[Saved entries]
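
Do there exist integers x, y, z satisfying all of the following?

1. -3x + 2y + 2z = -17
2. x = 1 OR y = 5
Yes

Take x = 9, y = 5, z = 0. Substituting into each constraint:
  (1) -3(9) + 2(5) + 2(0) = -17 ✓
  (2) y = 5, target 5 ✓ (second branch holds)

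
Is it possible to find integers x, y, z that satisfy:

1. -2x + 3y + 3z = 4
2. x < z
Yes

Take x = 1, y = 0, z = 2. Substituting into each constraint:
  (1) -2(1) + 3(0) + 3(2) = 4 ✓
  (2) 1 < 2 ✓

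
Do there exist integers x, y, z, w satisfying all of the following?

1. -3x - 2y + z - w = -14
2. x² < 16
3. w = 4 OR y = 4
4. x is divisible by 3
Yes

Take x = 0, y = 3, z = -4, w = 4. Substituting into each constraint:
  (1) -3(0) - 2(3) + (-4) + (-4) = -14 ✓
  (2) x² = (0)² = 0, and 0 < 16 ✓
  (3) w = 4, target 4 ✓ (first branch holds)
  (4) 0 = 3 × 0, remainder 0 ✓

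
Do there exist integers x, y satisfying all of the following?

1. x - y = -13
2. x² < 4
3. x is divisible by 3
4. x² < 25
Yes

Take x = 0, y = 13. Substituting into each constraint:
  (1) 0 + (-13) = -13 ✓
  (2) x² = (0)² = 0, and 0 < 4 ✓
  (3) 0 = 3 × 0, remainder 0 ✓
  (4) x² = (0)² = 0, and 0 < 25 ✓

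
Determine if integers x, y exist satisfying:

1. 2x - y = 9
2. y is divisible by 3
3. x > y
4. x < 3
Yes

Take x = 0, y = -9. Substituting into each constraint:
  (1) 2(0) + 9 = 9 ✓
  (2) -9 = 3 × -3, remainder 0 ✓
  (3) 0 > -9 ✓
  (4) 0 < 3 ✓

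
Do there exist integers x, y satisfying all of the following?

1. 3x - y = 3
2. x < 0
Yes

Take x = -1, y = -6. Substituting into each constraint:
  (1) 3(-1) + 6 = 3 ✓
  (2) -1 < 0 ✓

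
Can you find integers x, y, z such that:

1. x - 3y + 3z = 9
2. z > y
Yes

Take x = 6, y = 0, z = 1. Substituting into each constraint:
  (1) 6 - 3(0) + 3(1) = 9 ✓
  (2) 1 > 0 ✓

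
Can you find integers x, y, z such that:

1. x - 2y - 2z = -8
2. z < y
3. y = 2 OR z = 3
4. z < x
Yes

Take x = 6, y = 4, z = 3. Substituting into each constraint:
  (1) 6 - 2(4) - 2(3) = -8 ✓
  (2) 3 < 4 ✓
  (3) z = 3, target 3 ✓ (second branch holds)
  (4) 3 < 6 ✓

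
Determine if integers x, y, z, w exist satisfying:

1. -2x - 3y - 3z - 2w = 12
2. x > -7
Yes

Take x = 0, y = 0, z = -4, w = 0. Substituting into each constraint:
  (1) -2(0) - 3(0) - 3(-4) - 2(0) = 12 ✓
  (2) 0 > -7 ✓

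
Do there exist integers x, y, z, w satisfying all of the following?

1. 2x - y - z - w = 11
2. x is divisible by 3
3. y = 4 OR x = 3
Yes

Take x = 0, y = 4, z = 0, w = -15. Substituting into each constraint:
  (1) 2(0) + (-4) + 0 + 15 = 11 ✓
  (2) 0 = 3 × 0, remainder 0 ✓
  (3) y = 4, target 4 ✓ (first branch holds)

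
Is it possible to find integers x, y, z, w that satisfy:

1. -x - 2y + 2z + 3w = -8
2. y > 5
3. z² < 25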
==
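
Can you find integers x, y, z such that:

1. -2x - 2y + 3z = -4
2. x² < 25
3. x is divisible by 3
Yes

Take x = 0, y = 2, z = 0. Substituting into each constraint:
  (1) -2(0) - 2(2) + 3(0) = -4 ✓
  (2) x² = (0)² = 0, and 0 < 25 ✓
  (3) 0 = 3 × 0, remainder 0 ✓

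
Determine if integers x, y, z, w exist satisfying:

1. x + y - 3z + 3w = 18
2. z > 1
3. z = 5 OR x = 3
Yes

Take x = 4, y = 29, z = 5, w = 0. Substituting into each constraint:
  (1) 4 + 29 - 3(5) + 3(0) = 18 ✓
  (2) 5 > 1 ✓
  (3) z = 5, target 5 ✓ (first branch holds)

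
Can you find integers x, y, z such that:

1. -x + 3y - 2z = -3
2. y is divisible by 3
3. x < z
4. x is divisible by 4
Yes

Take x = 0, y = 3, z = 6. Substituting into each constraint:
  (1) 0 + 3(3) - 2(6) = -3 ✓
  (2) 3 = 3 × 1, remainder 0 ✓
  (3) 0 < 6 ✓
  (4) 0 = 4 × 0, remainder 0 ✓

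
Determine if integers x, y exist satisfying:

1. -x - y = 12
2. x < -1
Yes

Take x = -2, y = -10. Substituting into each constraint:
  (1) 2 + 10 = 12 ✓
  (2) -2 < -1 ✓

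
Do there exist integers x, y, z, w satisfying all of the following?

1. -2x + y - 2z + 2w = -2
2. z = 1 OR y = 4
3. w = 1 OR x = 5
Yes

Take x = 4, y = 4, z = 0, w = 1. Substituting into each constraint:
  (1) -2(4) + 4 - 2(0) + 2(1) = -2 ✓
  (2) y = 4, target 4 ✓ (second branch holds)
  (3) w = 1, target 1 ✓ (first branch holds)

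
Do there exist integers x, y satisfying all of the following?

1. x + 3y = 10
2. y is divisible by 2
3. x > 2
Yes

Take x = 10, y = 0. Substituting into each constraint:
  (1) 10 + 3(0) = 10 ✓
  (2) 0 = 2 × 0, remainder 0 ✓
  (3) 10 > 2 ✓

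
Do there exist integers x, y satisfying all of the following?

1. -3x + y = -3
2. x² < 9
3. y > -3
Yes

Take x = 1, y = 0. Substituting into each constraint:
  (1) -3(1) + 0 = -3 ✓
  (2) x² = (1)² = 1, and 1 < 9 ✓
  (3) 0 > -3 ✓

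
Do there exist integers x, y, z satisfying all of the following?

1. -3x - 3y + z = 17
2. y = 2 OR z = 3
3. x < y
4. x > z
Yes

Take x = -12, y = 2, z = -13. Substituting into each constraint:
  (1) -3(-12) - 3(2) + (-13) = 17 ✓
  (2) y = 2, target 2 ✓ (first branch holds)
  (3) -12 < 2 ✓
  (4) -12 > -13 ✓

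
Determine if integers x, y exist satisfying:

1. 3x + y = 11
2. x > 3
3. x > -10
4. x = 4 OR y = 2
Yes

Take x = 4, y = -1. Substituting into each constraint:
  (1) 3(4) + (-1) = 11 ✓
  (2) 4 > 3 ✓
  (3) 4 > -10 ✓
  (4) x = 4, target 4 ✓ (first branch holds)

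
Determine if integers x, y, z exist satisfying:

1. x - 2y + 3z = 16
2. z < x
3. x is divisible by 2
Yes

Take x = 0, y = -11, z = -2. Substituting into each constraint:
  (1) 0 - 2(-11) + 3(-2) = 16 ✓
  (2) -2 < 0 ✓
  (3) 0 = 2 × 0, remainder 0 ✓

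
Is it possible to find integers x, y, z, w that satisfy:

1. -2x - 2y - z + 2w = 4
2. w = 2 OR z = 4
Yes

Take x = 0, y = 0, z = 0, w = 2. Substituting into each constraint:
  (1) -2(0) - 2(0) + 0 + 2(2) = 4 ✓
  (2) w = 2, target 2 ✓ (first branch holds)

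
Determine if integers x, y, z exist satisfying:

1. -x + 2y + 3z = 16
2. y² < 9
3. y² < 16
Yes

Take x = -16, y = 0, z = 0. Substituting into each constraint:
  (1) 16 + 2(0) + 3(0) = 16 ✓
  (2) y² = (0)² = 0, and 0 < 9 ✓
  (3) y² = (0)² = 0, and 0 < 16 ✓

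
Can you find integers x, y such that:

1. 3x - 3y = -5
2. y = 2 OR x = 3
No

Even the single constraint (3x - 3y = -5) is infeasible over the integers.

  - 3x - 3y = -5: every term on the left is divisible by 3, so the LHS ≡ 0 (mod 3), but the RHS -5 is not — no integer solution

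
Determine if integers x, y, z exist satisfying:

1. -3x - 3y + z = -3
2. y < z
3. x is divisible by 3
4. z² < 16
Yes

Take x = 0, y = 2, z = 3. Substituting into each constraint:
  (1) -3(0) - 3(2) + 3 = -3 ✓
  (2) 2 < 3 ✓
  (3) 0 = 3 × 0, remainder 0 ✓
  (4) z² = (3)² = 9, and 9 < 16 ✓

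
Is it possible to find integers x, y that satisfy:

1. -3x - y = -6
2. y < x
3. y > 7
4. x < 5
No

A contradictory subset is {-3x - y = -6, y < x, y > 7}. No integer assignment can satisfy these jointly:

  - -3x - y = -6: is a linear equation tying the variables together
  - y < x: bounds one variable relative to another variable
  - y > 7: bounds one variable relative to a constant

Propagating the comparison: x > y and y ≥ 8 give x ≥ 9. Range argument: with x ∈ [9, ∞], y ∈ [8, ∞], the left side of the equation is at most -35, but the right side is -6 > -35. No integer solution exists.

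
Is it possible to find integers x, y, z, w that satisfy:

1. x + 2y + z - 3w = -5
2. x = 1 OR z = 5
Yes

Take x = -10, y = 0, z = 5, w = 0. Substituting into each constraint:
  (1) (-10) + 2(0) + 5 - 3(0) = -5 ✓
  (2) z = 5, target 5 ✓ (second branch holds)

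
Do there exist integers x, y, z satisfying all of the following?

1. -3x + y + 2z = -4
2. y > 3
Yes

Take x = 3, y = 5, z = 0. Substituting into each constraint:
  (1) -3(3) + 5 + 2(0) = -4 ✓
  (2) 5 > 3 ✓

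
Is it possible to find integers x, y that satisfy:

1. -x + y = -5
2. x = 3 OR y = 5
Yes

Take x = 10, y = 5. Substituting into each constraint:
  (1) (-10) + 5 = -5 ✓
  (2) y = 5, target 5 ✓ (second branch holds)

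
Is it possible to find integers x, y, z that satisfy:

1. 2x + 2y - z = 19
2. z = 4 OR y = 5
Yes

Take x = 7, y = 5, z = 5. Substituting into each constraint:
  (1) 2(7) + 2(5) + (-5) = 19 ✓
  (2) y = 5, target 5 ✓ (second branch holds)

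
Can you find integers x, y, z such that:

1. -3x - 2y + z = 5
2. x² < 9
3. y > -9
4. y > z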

## EXERCISE INSTRUCTIONS
Retype only the lines above between the line with "1. -2x - 3y - 3z - 2w = 12" and the line with "2. x is divisible by 3", counting those two lines as well, and keep every character as it is.

## RESPONSE FOR THIS EXERCISE
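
1. -2x - 3y - 3z - 2w = 12
2. x > -7
Yes

Take x = 0, y = 0, z = -4, w = 0. Substituting into each constraint:
  (1) -2(0) - 3(0) - 3(-4) - 2(0) = 12 ✓
  (2) 0 > -7 ✓

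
Do there exist integers x, y, z, w satisfying all of the following?

1. 2x - y - z - w = 11
2. x is divisible by 3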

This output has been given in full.